[[ SOURCE RECORDS, beginning ]]

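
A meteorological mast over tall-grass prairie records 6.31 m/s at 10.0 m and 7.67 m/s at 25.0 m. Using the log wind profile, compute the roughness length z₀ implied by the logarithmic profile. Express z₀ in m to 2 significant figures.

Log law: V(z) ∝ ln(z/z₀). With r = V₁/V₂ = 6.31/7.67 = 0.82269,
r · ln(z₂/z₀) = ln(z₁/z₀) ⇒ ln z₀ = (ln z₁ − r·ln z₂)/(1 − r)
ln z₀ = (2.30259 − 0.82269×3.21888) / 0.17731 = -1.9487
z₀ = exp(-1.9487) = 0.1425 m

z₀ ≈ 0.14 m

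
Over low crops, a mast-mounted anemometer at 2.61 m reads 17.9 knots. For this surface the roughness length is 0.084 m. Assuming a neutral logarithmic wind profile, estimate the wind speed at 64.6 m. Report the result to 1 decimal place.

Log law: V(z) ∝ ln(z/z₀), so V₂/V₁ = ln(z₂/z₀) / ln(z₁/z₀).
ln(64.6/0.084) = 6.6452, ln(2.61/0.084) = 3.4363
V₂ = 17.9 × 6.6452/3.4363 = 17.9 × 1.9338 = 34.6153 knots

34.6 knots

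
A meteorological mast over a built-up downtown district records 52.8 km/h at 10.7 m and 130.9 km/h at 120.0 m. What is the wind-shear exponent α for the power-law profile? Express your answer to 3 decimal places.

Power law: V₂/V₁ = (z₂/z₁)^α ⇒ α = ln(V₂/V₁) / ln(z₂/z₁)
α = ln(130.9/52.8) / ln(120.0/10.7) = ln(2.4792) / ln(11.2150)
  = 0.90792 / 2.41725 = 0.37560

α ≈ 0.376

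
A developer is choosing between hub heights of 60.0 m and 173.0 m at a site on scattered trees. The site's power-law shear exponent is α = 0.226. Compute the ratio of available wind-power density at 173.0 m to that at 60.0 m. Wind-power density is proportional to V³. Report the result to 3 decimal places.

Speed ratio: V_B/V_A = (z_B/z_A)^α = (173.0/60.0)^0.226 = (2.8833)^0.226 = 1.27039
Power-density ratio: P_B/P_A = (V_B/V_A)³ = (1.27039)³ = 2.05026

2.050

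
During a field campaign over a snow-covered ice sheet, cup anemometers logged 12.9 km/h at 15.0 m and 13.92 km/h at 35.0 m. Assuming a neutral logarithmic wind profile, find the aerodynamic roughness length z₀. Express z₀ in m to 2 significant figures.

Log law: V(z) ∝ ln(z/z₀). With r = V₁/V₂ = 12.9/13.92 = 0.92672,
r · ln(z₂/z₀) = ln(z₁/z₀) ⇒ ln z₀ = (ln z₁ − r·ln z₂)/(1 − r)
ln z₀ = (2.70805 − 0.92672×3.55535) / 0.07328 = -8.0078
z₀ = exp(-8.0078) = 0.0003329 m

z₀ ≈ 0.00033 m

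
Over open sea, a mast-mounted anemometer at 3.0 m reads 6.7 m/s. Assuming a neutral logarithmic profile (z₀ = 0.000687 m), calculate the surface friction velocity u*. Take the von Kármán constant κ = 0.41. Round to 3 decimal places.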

[[ SOURCE RECORDS, end ]]
[[ SOURCE RECORDS, beginning ]]

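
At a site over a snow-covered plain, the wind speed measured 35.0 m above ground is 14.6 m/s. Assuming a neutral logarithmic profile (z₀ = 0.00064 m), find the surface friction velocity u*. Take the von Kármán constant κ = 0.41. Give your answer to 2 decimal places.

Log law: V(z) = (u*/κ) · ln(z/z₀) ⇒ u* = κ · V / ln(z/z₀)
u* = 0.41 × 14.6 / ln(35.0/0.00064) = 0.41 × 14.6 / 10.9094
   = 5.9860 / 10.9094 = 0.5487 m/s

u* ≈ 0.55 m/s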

[[ SOURCE RECORDS, end ]]
[[ SOURCE RECORDS, beginning ]]

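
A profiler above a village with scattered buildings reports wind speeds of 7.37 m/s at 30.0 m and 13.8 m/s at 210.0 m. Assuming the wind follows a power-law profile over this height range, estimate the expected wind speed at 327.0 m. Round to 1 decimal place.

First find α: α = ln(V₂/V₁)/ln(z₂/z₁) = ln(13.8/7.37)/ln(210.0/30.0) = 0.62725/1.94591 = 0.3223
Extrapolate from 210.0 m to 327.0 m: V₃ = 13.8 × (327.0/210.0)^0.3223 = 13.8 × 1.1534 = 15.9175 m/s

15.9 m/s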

[[ SOURCE RECORDS, end ]]

[GOAL OF THE EXERCISE]
In the data above, find the line with "During a field" and the line with "Over open sea, a". Retype both, plus every line between them, exactly.

[YOUR RESPONSE]
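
During a field campaign over a snow-covered ice sheet, cup anemometers logged 12.9 km/h at 15.0 m and 13.92 km/h at 35.0 m. Assuming a neutral logarithmic wind profile, find the aerodynamic roughness length z₀. Express z₀ in m to 2 significant figures.

Log law: V(z) ∝ ln(z/z₀). With r = V₁/V₂ = 12.9/13.92 = 0.92672,
r · ln(z₂/z₀) = ln(z₁/z₀) ⇒ ln z₀ = (ln z₁ − r·ln z₂)/(1 − r)
ln z₀ = (2.70805 − 0.92672×3.55535) / 0.07328 = -8.0078
z₀ = exp(-8.0078) = 0.0003329 m

z₀ ≈ 0.00033 m

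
Over open sea, a mast-mounted anemometer at 3.0 m reads 6.7 m/s. Assuming a neutral logarithmic profile (z₀ = 0.000687 m), calculate the surface friction velocity u*. Take the von Kármán constant κ = 0.41. Round to 3 decimal places.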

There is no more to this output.